___ SUPPLIED RECORDS

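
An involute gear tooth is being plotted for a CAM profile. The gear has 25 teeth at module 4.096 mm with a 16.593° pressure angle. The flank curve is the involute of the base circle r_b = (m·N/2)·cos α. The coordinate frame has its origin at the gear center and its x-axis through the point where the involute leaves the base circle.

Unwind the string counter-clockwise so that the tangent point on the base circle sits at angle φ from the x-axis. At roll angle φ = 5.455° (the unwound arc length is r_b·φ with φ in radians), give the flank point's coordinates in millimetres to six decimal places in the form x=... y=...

x=49.289787 y=0.014103

pitch radius r_p = m·N/2 = 4.096·25/2 = 51.200000
base radius r_b = r_p·cos α = 51.200000·cos 16.593° = 49.067903
roll angle φ = 5.455° = 0.09520771 rad
x = r_b·(cos φ + φ·sin φ) = 49.067903·(0.99547117 + 0.09520771·0.09506394) = 49.289787
y = r_b·(sin φ − φ·cos φ) = 49.067903·(0.09506394 − 0.09520771·0.99547117) = 0.014103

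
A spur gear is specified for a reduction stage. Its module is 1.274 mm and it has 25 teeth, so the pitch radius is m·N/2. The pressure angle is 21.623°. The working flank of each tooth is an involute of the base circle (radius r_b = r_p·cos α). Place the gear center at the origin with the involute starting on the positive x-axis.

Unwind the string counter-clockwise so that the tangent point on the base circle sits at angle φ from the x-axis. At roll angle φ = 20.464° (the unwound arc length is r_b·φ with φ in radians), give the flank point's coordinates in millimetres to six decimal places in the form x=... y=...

pitch radius r_p = m·N/2 = 1.274·25/2 = 15.925000
base radius r_b = r_p·cos α = 15.925000·cos 21.623° = 14.804336
roll angle φ = 20.464° = 0.35716418 rad
x = r_b·(cos φ + φ·sin φ) = 14.804336·(0.93689205 + 0.35716418·0.34961878) = 15.718701
y = r_b·(sin φ − φ·cos φ) = 14.804336·(0.34961878 − 0.35716418·0.93689205) = 0.221984

x=15.718701 y=0.221984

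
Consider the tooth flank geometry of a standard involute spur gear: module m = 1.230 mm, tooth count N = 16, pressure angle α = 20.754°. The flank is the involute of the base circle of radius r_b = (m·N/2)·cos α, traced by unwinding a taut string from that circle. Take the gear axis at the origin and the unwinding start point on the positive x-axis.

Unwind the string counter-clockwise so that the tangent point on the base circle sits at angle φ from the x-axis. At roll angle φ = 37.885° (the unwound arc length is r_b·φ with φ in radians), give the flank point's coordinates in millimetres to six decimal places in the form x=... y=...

pitch radius r_p = m·N/2 = 1.230·16/2 = 9.840000
base radius r_b = r_p·cos α = 9.840000·cos 20.754° = 9.201487
roll angle φ = 37.885° = 0.66121799 rad
x = r_b·(cos φ + φ·sin φ) = 9.201487·(0.78924488 + 0.66121799·0.61407860) = 10.998397
y = r_b·(sin φ − φ·cos φ) = 9.201487·(0.61407860 − 0.66121799·0.78924488) = 0.848521

x=10.998397 y=0.848521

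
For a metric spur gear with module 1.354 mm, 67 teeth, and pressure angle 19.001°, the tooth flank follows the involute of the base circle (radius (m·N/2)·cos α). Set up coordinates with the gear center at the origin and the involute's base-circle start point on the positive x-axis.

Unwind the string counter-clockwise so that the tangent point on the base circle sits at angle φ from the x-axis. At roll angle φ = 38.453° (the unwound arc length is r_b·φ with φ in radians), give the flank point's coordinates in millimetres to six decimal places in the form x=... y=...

pitch radius r_p = m·N/2 = 1.354·67/2 = 45.359000
base radius r_b = r_p·cos α = 45.359000·cos 19.001° = 42.887519
roll angle φ = 38.453° = 0.67113146 rad
x = r_b·(cos φ + φ·sin φ) = 42.887519·(0.78311855 + 0.67113146·0.62187245) = 51.485468
y = r_b·(sin φ − φ·cos φ) = 42.887519·(0.62187245 − 0.67113146·0.78311855) = 4.129938

x=51.485468 y=4.129938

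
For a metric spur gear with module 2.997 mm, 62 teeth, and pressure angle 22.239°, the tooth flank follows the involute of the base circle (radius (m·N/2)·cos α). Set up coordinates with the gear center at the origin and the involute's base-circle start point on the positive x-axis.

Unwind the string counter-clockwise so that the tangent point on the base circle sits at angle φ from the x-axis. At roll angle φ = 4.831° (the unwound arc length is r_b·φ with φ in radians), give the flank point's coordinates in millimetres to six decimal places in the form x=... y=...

pitch radius r_p = m·N/2 = 2.997·62/2 = 92.907000
base radius r_b = r_p·cos α = 92.907000·cos 22.239° = 85.995944
roll angle φ = 4.831° = 0.08431686 rad
x = r_b·(cos φ + φ·sin φ) = 85.995944·(0.99644744 + 0.08431686·0.08421699) = 86.301088
y = r_b·(sin φ − φ·cos φ) = 85.995944·(0.08421699 − 0.08431686·0.99644744) = 0.017171

x=86.301088 y=0.017171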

______

Copy out each entry once more, character for character.

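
An involute gear tooth is being plotted for a CAM profile. The gear has 25 teeth at module 4.096 mm with a 16.593° pressure angle. The flank curve is the involute of the base circle r_b = (m·N/2)·cos α. The coordinate frame has its origin at the gear center and its x-axis through the point where the involute leaves the base circle.

Unwind the string counter-clockwise so that the tangent point on the base circle sits at angle φ from the x-axis. At roll angle φ = 5.455° (the unwound arc length is r_b·φ with φ in radians), give the flank point's coordinates in millimetres to six decimal places in the form x=... y=...

x=49.289787 y=0.014103

pitch radius r_p = m·N/2 = 4.096·25/2 = 51.200000
base radius r_b = r_p·cos α = 51.200000·cos 16.593° = 49.067903
roll angle φ = 5.455° = 0.09520771 rad
x = r_b·(cos φ + φ·sin φ) = 49.067903·(0.99547117 + 0.09520771·0.09506394) = 49.289787
y = r_b·(sin φ − φ·cos φ) = 49.067903·(0.09506394 − 0.09520771·0.99547117) = 0.014103

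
A spur gear is specified for a reduction stage. Its module is 1.274 mm and it has 25 teeth, so the pitch radius is m·N/2. The pressure angle is 21.623°. The working flank of each tooth is an involute of the base circle (radius r_b = r_p·cos α). Place the gear center at the origin with the involute starting on the positive x-axis.

Unwind the string counter-clockwise so that the tangent point on the base circle sits at angle φ from the x-axis. At roll angle φ = 20.464° (the unwound arc length is r_b·φ with φ in radians), give the flank point's coordinates in millimetres to six decimal places in the form x=... y=...

pitch radius r_p = m·N/2 = 1.274·25/2 = 15.925000
base radius r_b = r_p·cos α = 15.925000·cos 21.623° = 14.804336
roll angle φ = 20.464° = 0.35716418 rad
x = r_b·(cos φ + φ·sin φ) = 14.804336·(0.93689205 + 0.35716418·0.34961878) = 15.718701
y = r_b·(sin φ − φ·cos φ) = 14.804336·(0.34961878 − 0.35716418·0.93689205) = 0.221984

x=15.718701 y=0.221984

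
Consider the tooth flank geometry of a standard involute spur gear: module m = 1.230 mm, tooth count N = 16, pressure angle α = 20.754°. The flank is the involute of the base circle of radius r_b = (m·N/2)·cos α, traced by unwinding a taut string from that circle. Take the gear axis at the origin and the unwinding start point on the positive x-axis.

Unwind the string counter-clockwise so that the tangent point on the base circle sits at angle φ from the x-axis. At roll angle φ = 37.885° (the unwound arc length is r_b·φ with φ in radians), give the flank point's coordinates in millimetres to six decimal places in the form x=... y=...

pitch radius r_p = m·N/2 = 1.230·16/2 = 9.840000
base radius r_b = r_p·cos α = 9.840000·cos 20.754° = 9.201487
roll angle φ = 37.885° = 0.66121799 rad
x = r_b·(cos φ + φ·sin φ) = 9.201487·(0.78924488 + 0.66121799·0.61407860) = 10.998397
y = r_b·(sin φ − φ·cos φ) = 9.201487·(0.61407860 − 0.66121799·0.78924488) = 0.848521

x=10.998397 y=0.848521

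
For a metric spur gear with module 1.354 mm, 67 teeth, and pressure angle 19.001°, the tooth flank follows the involute of the base circle (radius (m·N/2)·cos α). Set up coordinates with the gear center at the origin and the involute's base-circle start point on the positive x-axis.

Unwind the string counter-clockwise so that the tangent point on the base circle sits at angle φ from the x-axis. At roll angle φ = 38.453° (the unwound arc length is r_b·φ with φ in radians), give the flank point's coordinates in millimetres to six decimal places in the form x=... y=...

pitch radius r_p = m·N/2 = 1.354·67/2 = 45.359000
base radius r_b = r_p·cos α = 45.359000·cos 19.001° = 42.887519
roll angle φ = 38.453° = 0.67113146 rad
x = r_b·(cos φ + φ·sin φ) = 42.887519·(0.78311855 + 0.67113146·0.62187245) = 51.485468
y = r_b·(sin φ − φ·cos φ) = 42.887519·(0.62187245 − 0.67113146·0.78311855) = 4.129938

x=51.485468 y=4.129938

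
For a metric spur gear with module 2.997 mm, 62 teeth, and pressure angle 22.239°, the tooth flank follows the involute of the base circle (radius (m·N/2)·cos α). Set up coordinates with the gear center at the origin and the involute's base-circle start point on the positive x-axis.

Unwind the string counter-clockwise so that the tangent point on the base circle sits at angle φ from the x-axis. At roll angle φ = 4.831° (the unwound arc length is r_b·φ with φ in radians), give the flank point's coordinates in millimetres to six decimal places in the form x=... y=...

pitch radius r_p = m·N/2 = 2.997·62/2 = 92.907000
base radius r_b = r_p·cos α = 92.907000·cos 22.239° = 85.995944
roll angle φ = 4.831° = 0.08431686 rad
x = r_b·(cos φ + φ·sin φ) = 85.995944·(0.99644744 + 0.08431686·0.08421699) = 86.301088
y = r_b·(sin φ − φ·cos φ) = 85.995944·(0.08421699 − 0.08431686·0.99644744) = 0.017171

x=86.301088 y=0.017171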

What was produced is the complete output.